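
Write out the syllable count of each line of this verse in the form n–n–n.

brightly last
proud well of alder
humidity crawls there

Line 1: brightly(2) + last(1) = 3
Line 2: proud(1) + well(1) + of(1) + alder(2) = 5
Line 3: humidity(4) + crawls(1) + there(1) = 6

3–5–6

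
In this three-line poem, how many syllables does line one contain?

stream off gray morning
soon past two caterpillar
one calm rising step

Line one: stream(1) + off(1) + gray(1) + morning(2) = 5

5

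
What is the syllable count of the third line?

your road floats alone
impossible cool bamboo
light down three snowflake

The third line: light(1) + down(1) + three(1) + snowflake(2) = 5

5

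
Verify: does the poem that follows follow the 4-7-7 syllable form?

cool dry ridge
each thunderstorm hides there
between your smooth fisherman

No

Line 1: "cool dry ridge": 1+1+1 = 3 (expected 4)
Line 2: "each thunderstorm hides there": 1+3+1+1 = 6 (expected 7)
Line 3: "between your smooth fisherman": 2+1+1+3 = 7 ✓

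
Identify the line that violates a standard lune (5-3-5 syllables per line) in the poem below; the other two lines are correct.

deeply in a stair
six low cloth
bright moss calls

Line 1: deeply (2), in (1), a (1), stair (1) → 5 ✓
Line 2: six (1), low (1), cloth (1) → 3 ✓
Line 3: bright (1), moss (1), calls (1) → 3 (expected 5)

The third line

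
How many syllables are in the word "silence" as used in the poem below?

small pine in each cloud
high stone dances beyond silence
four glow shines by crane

2

"silence" has 2 syllables.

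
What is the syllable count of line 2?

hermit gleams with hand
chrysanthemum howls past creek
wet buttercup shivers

7

Line 2: chrysanthemum(4) + howls(1) + past(1) + creek(1) = 7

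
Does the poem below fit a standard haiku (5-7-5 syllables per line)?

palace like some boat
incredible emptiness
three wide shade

Line 1: palace (2), like (1), some (1), boat (1) → 5 ✓
Line 2: incredible (4), emptiness (3) → 7 ✓
Line 3: three (1), wide (1), shade (1) → 3 (expected 5)

No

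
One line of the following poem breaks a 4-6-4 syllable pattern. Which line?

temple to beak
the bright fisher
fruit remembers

Line 2

Line 1: temple (2), to (1), beak (1) → 4 ✓
Line 2: the (1), bright (1), fisher (2) → 4 (expected 6)
Line 3: fruit (1), remembers (3) → 4 ✓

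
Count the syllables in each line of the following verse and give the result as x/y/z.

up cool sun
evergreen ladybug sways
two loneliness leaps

3/7/5

Line 1: up(1) + cool(1) + sun(1) = 3
Line 2: evergreen(3) + ladybug(3) + sways(1) = 7
Line 3: two(1) + loneliness(3) + leaps(1) = 5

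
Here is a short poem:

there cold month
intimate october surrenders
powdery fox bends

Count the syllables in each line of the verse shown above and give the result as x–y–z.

Line 1: there(1) + cold(1) + month(1) = 3
Line 2: intimate(3) + october(3) + surrenders(3) = 9
Line 3: powdery(3) + fox(1) + bends(1) = 5

3–9–5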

· · · · ·

Copy exactly the stretch of data above from the line with "What is the syllable count of the third line?" through the line with "six low cloth", and omit all other lines.

- [Solution to this problem]:
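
What is the syllable count of the third line?

your road floats alone
impossible cool bamboo
light down three snowflake

The third line: light(1) + down(1) + three(1) + snowflake(2) = 5

5

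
Verify: does the poem that follows follow the 4-7-7 syllable form?

cool dry ridge
each thunderstorm hides there
between your smooth fisherman

No

Line 1: "cool dry ridge": 1+1+1 = 3 (expected 4)
Line 2: "each thunderstorm hides there": 1+3+1+1 = 6 (expected 7)
Line 3: "between your smooth fisherman": 2+1+1+3 = 7 ✓

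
Identify the line that violates a standard lune (5-3-5 syllables per line) in the poem below; the other two lines are correct.

deeply in a stair
six low cloth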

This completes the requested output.